• DATA RECORDS
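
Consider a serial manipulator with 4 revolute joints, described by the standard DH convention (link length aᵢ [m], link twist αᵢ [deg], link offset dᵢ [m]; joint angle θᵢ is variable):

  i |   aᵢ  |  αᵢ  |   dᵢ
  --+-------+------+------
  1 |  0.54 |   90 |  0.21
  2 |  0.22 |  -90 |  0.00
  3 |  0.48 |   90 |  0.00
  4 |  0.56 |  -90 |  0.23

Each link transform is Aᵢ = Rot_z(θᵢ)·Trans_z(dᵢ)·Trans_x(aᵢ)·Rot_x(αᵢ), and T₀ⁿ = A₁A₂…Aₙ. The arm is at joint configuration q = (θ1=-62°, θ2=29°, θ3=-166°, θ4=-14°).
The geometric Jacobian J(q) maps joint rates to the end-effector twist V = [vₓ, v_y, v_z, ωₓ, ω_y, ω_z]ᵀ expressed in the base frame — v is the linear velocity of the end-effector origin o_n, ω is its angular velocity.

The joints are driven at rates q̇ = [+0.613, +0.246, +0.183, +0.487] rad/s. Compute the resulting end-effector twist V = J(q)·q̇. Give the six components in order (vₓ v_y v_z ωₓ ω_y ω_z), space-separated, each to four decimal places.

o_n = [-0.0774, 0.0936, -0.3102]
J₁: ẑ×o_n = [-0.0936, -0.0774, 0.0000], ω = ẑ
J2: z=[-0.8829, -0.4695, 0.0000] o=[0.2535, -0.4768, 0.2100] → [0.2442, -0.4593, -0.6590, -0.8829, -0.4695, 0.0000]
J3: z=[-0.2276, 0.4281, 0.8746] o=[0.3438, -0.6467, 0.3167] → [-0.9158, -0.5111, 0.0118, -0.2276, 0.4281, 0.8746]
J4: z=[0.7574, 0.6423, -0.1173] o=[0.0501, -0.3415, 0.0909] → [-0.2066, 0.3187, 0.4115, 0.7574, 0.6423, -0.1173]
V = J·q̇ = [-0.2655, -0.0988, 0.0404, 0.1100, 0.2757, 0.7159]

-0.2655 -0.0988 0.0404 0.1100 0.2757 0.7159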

• EXERCISE
Once you have read the records above, set every one of them down again exactly.

• SOLUTION TO THE PROBLEM
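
Consider a serial manipulator with 4 revolute joints, described by the standard DH convention (link length aᵢ [m], link twist αᵢ [deg], link offset dᵢ [m]; joint angle θᵢ is variable):

  i |   aᵢ  |  αᵢ  |   dᵢ
  --+-------+------+------
  1 |  0.54 |   90 |  0.21
  2 |  0.22 |  -90 |  0.00
  3 |  0.48 |   90 |  0.00
  4 |  0.56 |  -90 |  0.23

Each link transform is Aᵢ = Rot_z(θᵢ)·Trans_z(dᵢ)·Trans_x(aᵢ)·Rot_x(αᵢ), and T₀ⁿ = A₁A₂…Aₙ. The arm is at joint configuration q = (θ1=-62°, θ2=29°, θ3=-166°, θ4=-14°).
The geometric Jacobian J(q) maps joint rates to the end-effector twist V = [vₓ, v_y, v_z, ωₓ, ω_y, ω_z]ᵀ expressed in the base frame — v is the linear velocity of the end-effector origin o_n, ω is its angular velocity.

The joints are driven at rates q̇ = [+0.613, +0.246, +0.183, +0.487] rad/s. Compute the resulting end-effector twist V = J(q)·q̇. Give the six components in order (vₓ v_y v_z ωₓ ω_y ω_z), space-separated, each to four decimal places.

o_n = [-0.0774, 0.0936, -0.3102]
J₁: ẑ×o_n = [-0.0936, -0.0774, 0.0000], ω = ẑ
J2: z=[-0.8829, -0.4695, 0.0000] o=[0.2535, -0.4768, 0.2100] → [0.2442, -0.4593, -0.6590, -0.8829, -0.4695, 0.0000]
J3: z=[-0.2276, 0.4281, 0.8746] o=[0.3438, -0.6467, 0.3167] → [-0.9158, -0.5111, 0.0118, -0.2276, 0.4281, 0.8746]
J4: z=[0.7574, 0.6423, -0.1173] o=[0.0501, -0.3415, 0.0909] → [-0.2066, 0.3187, 0.4115, 0.7574, 0.6423, -0.1173]
V = J·q̇ = [-0.2655, -0.0988, 0.0404, 0.1100, 0.2757, 0.7159]

-0.2655 -0.0988 0.0404 0.1100 0.2757 0.7159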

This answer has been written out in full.